**What you are asked to do:**
From the first line to the last, retype the listing without any alteration.

········

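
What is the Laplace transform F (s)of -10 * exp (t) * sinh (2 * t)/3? -20/ (3 * (s - 1)^2 - 12)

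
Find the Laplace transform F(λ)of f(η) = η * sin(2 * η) 4 * λ/(λ^2 + 4)^2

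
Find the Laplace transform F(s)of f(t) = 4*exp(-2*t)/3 4/(3*(s+2))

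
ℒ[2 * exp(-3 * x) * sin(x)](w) 2/((w + 3)^2 + 1)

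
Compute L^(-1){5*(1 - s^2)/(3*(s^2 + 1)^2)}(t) -5*t*cos(t)/3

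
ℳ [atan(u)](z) -pi * sec(pi * z/2)/(2 * z)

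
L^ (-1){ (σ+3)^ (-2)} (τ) τ * exp (-3 * τ)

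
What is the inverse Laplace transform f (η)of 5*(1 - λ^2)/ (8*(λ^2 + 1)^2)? -5*η*cos (η)/8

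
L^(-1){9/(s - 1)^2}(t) 9*t*exp(t)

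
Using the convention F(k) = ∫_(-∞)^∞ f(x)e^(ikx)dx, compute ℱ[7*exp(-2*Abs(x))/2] 14/(k^2 + 4)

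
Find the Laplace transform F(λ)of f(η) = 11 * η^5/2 660/λ^6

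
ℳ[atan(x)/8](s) -pi * sec(pi * s/2)/(16 * s)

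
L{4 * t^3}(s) 24/s^4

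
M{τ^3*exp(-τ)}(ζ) gamma(ζ+3)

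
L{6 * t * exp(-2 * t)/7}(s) 6/(7 * (s + 2)^2)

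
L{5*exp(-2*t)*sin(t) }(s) 5/((s + 2) ^2 + 1) 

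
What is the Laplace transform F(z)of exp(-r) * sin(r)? 1/((z + 1)^2 + 1)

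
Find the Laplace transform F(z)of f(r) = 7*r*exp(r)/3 7/(3*(z - 1)^2)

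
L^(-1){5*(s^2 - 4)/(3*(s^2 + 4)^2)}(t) 5*t*cos(2*t)/3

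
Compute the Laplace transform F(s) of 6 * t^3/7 36/(7 * s^4) 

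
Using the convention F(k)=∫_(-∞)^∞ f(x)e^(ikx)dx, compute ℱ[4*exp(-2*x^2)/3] 2*sqrt(2)*sqrt(pi)*exp(-k^2/8)/3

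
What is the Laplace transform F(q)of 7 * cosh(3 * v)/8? 7 * q/(8 * (q^2 - 9))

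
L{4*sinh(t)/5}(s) 4/(5*(s^2-1))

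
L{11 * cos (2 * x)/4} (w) 11 * w/ (4 * (w^2 + 4))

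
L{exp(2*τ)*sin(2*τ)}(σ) 2/((σ - 2)^2 + 4)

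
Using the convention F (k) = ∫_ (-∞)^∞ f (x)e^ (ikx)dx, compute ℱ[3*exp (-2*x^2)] 3*sqrt (2)*sqrt (pi)*exp (-k^2/8)/2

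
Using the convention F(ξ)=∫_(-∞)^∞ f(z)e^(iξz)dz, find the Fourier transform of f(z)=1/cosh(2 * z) pi/(2 * cosh(pi * ξ/4))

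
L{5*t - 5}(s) 5/s^2 - 5/s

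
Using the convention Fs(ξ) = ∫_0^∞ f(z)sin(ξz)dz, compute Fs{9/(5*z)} 9*pi/10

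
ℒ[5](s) 5/s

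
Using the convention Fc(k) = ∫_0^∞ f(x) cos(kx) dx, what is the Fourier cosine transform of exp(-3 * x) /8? 3/(8 * (k^2 + 9) ) 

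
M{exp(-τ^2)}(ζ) gamma(ζ/2)/2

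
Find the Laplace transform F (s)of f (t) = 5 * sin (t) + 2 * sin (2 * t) 5/ (s^2 + 1) + 4/ (s^2 + 4)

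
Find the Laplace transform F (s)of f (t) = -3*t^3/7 -18/ (7*s^4)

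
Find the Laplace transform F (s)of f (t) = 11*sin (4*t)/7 44/ (7*(s^2 + 16))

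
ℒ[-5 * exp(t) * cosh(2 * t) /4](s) 5 * (1 - s) /(4 * ((s - 1) ^2 - 4) ) 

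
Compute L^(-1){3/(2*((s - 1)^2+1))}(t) 3*exp(t)*sin(t)/2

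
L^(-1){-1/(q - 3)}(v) -exp(3*v)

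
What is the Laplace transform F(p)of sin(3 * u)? 3/(p^2 + 9)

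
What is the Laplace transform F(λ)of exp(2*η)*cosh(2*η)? (λ - 2)/(λ*(λ - 4))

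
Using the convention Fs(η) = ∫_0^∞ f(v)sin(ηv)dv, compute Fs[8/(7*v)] 4*pi/7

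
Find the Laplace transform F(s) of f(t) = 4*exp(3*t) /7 4/(7*(s - 3) ) 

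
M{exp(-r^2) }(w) gamma(w/2) /2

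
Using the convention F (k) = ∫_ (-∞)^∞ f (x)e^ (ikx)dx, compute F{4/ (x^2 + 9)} 4 * pi * exp (-3 * Abs (k))/3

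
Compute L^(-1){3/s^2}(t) 3*t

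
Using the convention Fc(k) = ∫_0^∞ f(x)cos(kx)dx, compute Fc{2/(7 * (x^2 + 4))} pi * exp(-2 * k)/14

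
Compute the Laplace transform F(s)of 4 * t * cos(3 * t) 4 * (s^2 - 9)/(s^2+9)^2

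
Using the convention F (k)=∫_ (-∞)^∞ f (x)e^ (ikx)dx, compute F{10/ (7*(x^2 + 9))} 10*pi*exp (-3*Abs (k))/21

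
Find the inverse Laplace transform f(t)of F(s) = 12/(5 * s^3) 6 * t^2/5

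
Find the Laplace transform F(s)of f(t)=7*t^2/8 7/(4*s^3)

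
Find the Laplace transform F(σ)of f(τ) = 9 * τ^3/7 54/(7 * σ^4)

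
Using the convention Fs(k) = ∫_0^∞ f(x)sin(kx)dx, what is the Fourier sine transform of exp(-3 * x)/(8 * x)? atan(k/3)/8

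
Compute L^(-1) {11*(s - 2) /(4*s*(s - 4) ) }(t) 11*exp(2*t)*cosh(2*t) /4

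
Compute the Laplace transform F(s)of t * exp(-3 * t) (s+3)^(-2)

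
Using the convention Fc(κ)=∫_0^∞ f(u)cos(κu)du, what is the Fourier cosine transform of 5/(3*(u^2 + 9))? 5*pi*exp(-3*κ)/18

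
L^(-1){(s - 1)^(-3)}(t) t^2 * exp(t)/2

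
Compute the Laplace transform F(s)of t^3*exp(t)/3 2/(s - 1)^4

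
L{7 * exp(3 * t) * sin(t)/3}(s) 7/(3 * ((s - 3)^2 + 1))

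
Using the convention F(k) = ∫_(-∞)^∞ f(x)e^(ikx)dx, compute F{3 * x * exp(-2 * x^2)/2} 3 * sqrt(2) * I * sqrt(pi) * k * exp(-k^2/8)/16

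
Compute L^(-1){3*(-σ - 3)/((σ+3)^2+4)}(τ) -3*exp(-3*τ)*cos(2*τ)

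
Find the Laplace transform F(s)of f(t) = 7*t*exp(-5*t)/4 7/(4*(s+5)^2)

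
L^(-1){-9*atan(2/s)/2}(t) -9*sin(2*t)/(2*t)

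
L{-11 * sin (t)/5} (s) -11/ (5 * s^2 + 5)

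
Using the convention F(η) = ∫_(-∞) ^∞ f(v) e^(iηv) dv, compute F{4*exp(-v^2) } 4*sqrt(pi)*exp(-η^2/4) 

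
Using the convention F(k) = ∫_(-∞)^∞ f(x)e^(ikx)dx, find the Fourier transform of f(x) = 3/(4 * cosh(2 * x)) 3 * pi/(8 * cosh(pi * k/4))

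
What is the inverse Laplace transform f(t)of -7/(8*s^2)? -7*t/8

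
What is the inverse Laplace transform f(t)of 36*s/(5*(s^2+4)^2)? 9*t*sin(2*t)/5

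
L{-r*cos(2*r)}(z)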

········

**Answer area:**
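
What is the Laplace transform F (s)of -10 * exp (t) * sinh (2 * t)/3? -20/ (3 * (s - 1)^2 - 12)

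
Find the Laplace transform F(λ)of f(η) = η * sin(2 * η) 4 * λ/(λ^2 + 4)^2

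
Find the Laplace transform F(s)of f(t) = 4*exp(-2*t)/3 4/(3*(s+2))

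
ℒ[2 * exp(-3 * x) * sin(x)](w) 2/((w + 3)^2 + 1)

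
Compute L^(-1){5*(1 - s^2)/(3*(s^2 + 1)^2)}(t) -5*t*cos(t)/3

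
ℳ [atan(u)](z) -pi * sec(pi * z/2)/(2 * z)

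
L^ (-1){ (σ+3)^ (-2)} (τ) τ * exp (-3 * τ)

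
What is the inverse Laplace transform f (η)of 5*(1 - λ^2)/ (8*(λ^2 + 1)^2)? -5*η*cos (η)/8

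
L^(-1){9/(s - 1)^2}(t) 9*t*exp(t)

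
Using the convention F(k) = ∫_(-∞)^∞ f(x)e^(ikx)dx, compute ℱ[7*exp(-2*Abs(x))/2] 14/(k^2 + 4)

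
Find the Laplace transform F(λ)of f(η) = 11 * η^5/2 660/λ^6

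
ℳ[atan(x)/8](s) -pi * sec(pi * s/2)/(16 * s)

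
L{4 * t^3}(s) 24/s^4

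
M{τ^3*exp(-τ)}(ζ) gamma(ζ+3)

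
L{6 * t * exp(-2 * t)/7}(s) 6/(7 * (s + 2)^2)

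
L{5*exp(-2*t)*sin(t) }(s) 5/((s + 2) ^2 + 1) 

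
What is the Laplace transform F(z)of exp(-r) * sin(r)? 1/((z + 1)^2 + 1)

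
Find the Laplace transform F(z)of f(r) = 7*r*exp(r)/3 7/(3*(z - 1)^2)

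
L^(-1){5*(s^2 - 4)/(3*(s^2 + 4)^2)}(t) 5*t*cos(2*t)/3

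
Compute the Laplace transform F(s) of 6 * t^3/7 36/(7 * s^4) 

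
Using the convention F(k)=∫_(-∞)^∞ f(x)e^(ikx)dx, compute ℱ[4*exp(-2*x^2)/3] 2*sqrt(2)*sqrt(pi)*exp(-k^2/8)/3

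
What is the Laplace transform F(q)of 7 * cosh(3 * v)/8? 7 * q/(8 * (q^2 - 9))

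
L{4*sinh(t)/5}(s) 4/(5*(s^2-1))

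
L{11 * cos (2 * x)/4} (w) 11 * w/ (4 * (w^2 + 4))

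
L{exp(2*τ)*sin(2*τ)}(σ) 2/((σ - 2)^2 + 4)

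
Using the convention F (k) = ∫_ (-∞)^∞ f (x)e^ (ikx)dx, compute ℱ[3*exp (-2*x^2)] 3*sqrt (2)*sqrt (pi)*exp (-k^2/8)/2

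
Using the convention F(ξ)=∫_(-∞)^∞ f(z)e^(iξz)dz, find the Fourier transform of f(z)=1/cosh(2 * z) pi/(2 * cosh(pi * ξ/4))

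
L{5*t - 5}(s) 5/s^2 - 5/s

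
Using the convention Fs(ξ) = ∫_0^∞ f(z)sin(ξz)dz, compute Fs{9/(5*z)} 9*pi/10

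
ℒ[5](s) 5/s

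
Using the convention Fc(k) = ∫_0^∞ f(x) cos(kx) dx, what is the Fourier cosine transform of exp(-3 * x) /8? 3/(8 * (k^2 + 9) ) 

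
M{exp(-τ^2)}(ζ) gamma(ζ/2)/2

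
Find the Laplace transform F (s)of f (t) = 5 * sin (t) + 2 * sin (2 * t) 5/ (s^2 + 1) + 4/ (s^2 + 4)

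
Find the Laplace transform F (s)of f (t) = -3*t^3/7 -18/ (7*s^4)

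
Find the Laplace transform F (s)of f (t) = 11*sin (4*t)/7 44/ (7*(s^2 + 16))

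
ℒ[-5 * exp(t) * cosh(2 * t) /4](s) 5 * (1 - s) /(4 * ((s - 1) ^2 - 4) ) 

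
Compute L^(-1){3/(2*((s - 1)^2+1))}(t) 3*exp(t)*sin(t)/2

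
L^(-1){-1/(q - 3)}(v) -exp(3*v)

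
What is the Laplace transform F(p)of sin(3 * u)? 3/(p^2 + 9)

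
What is the Laplace transform F(λ)of exp(2*η)*cosh(2*η)? (λ - 2)/(λ*(λ - 4))

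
Using the convention Fs(η) = ∫_0^∞ f(v)sin(ηv)dv, compute Fs[8/(7*v)] 4*pi/7

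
Find the Laplace transform F(s) of f(t) = 4*exp(3*t) /7 4/(7*(s - 3) ) 

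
M{exp(-r^2) }(w) gamma(w/2) /2

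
Using the convention F (k) = ∫_ (-∞)^∞ f (x)e^ (ikx)dx, compute F{4/ (x^2 + 9)} 4 * pi * exp (-3 * Abs (k))/3

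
Compute L^(-1){3/s^2}(t) 3*t

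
Using the convention Fc(k) = ∫_0^∞ f(x)cos(kx)dx, compute Fc{2/(7 * (x^2 + 4))} pi * exp(-2 * k)/14

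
Compute the Laplace transform F(s)of 4 * t * cos(3 * t) 4 * (s^2 - 9)/(s^2+9)^2

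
Using the convention F (k)=∫_ (-∞)^∞ f (x)e^ (ikx)dx, compute F{10/ (7*(x^2 + 9))} 10*pi*exp (-3*Abs (k))/21

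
Find the inverse Laplace transform f(t)of F(s) = 12/(5 * s^3) 6 * t^2/5

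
Find the Laplace transform F(s)of f(t)=7*t^2/8 7/(4*s^3)

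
Find the Laplace transform F(σ)of f(τ) = 9 * τ^3/7 54/(7 * σ^4)

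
Using the convention Fs(k) = ∫_0^∞ f(x)sin(kx)dx, what is the Fourier sine transform of exp(-3 * x)/(8 * x)? atan(k/3)/8

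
Compute L^(-1) {11*(s - 2) /(4*s*(s - 4) ) }(t) 11*exp(2*t)*cosh(2*t) /4

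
Compute the Laplace transform F(s)of t * exp(-3 * t) (s+3)^(-2)

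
Using the convention Fc(κ)=∫_0^∞ f(u)cos(κu)du, what is the Fourier cosine transform of 5/(3*(u^2 + 9))? 5*pi*exp(-3*κ)/18

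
L^(-1){(s - 1)^(-3)}(t) t^2 * exp(t)/2

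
Compute the Laplace transform F(s)of t^3*exp(t)/3 2/(s - 1)^4

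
L{7 * exp(3 * t) * sin(t)/3}(s) 7/(3 * ((s - 3)^2 + 1))

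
Using the convention F(k) = ∫_(-∞)^∞ f(x)e^(ikx)dx, compute F{3 * x * exp(-2 * x^2)/2} 3 * sqrt(2) * I * sqrt(pi) * k * exp(-k^2/8)/16

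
Compute L^(-1){3*(-σ - 3)/((σ+3)^2+4)}(τ) -3*exp(-3*τ)*cos(2*τ)

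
Find the Laplace transform F(s)of f(t) = 7*t*exp(-5*t)/4 7/(4*(s+5)^2)

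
L^(-1){-9*atan(2/s)/2}(t) -9*sin(2*t)/(2*t)

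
L{-11 * sin (t)/5} (s) -11/ (5 * s^2 + 5)

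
Using the convention F(η) = ∫_(-∞) ^∞ f(v) e^(iηv) dv, compute F{4*exp(-v^2) } 4*sqrt(pi)*exp(-η^2/4) 

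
Using the convention F(k) = ∫_(-∞)^∞ f(x)e^(ikx)dx, find the Fourier transform of f(x) = 3/(4 * cosh(2 * x)) 3 * pi/(8 * cosh(pi * k/4))

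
What is the inverse Laplace transform f(t)of -7/(8*s^2)? -7*t/8

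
What is the inverse Laplace transform f(t)of 36*s/(5*(s^2+4)^2)? 9*t*sin(2*t)/5

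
L{-r*cos(2*r)}(z)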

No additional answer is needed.